**PROBLEM TO WORK ON**
Every entry should be transcribed word for word, so that nothing is missing.

(Stored data)
# # #
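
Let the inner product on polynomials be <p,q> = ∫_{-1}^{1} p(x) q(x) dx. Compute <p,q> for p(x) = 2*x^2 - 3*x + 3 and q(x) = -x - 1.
<p,q> = -16/3

Expand the product: p(x)·q(x) = -2*x^3 + x^2 - 3.
∫_{-1}^{1} of each monomial x^k gives [2/(k+1) if k even, 0 if k odd]. Integrating term-by-term (or equivalently evaluating the antiderivative F(x) = -x^4/2 + x^3/3 - 3*x at the endpoints):
  F(1) − F(−1) = -19/6 − (13/6) = -16/3.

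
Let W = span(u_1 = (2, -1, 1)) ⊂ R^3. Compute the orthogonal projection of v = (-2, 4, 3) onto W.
proj_W(v) = (-5/3, 5/6, -5/6)

Set up U = [u_1 | ... | u_1] ∈ R^(3×1). The projector onto W = col(U) is P = U (U^T U)^(-1) U^T.
Compute U^T U =
  [6],
and U^T v = (-5).
Solve U^T U · c = U^T v for the coefficients: c = (-5/6). The projection is proj_W(v) = U c.
Check: (v - proj_W(v)) · u_1 = 0  (should be 0).
Result: proj_W(v) = (-5/3, 5/6, -5/6).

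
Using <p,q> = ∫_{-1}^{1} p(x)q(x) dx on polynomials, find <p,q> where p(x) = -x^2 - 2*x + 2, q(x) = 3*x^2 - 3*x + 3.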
# # #
**ANSWER TO THE PROBLEM**
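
Let the inner product on polynomials be <p,q> = ∫_{-1}^{1} p(x) q(x) dx. Compute <p,q> for p(x) = 2*x^2 - 3*x + 3 and q(x) = -x - 1.
<p,q> = -16/3

Expand the product: p(x)·q(x) = -2*x^3 + x^2 - 3.
∫_{-1}^{1} of each monomial x^k gives [2/(k+1) if k even, 0 if k odd]. Integrating term-by-term (or equivalently evaluating the antiderivative F(x) = -x^4/2 + x^3/3 - 3*x at the endpoints):
  F(1) − F(−1) = -19/6 − (13/6) = -16/3.

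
Let W = span(u_1 = (2, -1, 1)) ⊂ R^3. Compute the orthogonal projection of v = (-2, 4, 3) onto W.
proj_W(v) = (-5/3, 5/6, -5/6)

Set up U = [u_1 | ... | u_1] ∈ R^(3×1). The projector onto W = col(U) is P = U (U^T U)^(-1) U^T.
Compute U^T U =
  [6],
and U^T v = (-5).
Solve U^T U · c = U^T v for the coefficients: c = (-5/6). The projection is proj_W(v) = U c.
Check: (v - proj_W(v)) · u_1 = 0  (should be 0).
Result: proj_W(v) = (-5/3, 5/6, -5/6).

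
Using <p,q> = ∫_{-1}^{1} p(x)q(x) dx on polynomials, find <p,q> where p(x) = -x^2 - 2*x + 2, q(x) = 3*x^2 - 3*x + 3.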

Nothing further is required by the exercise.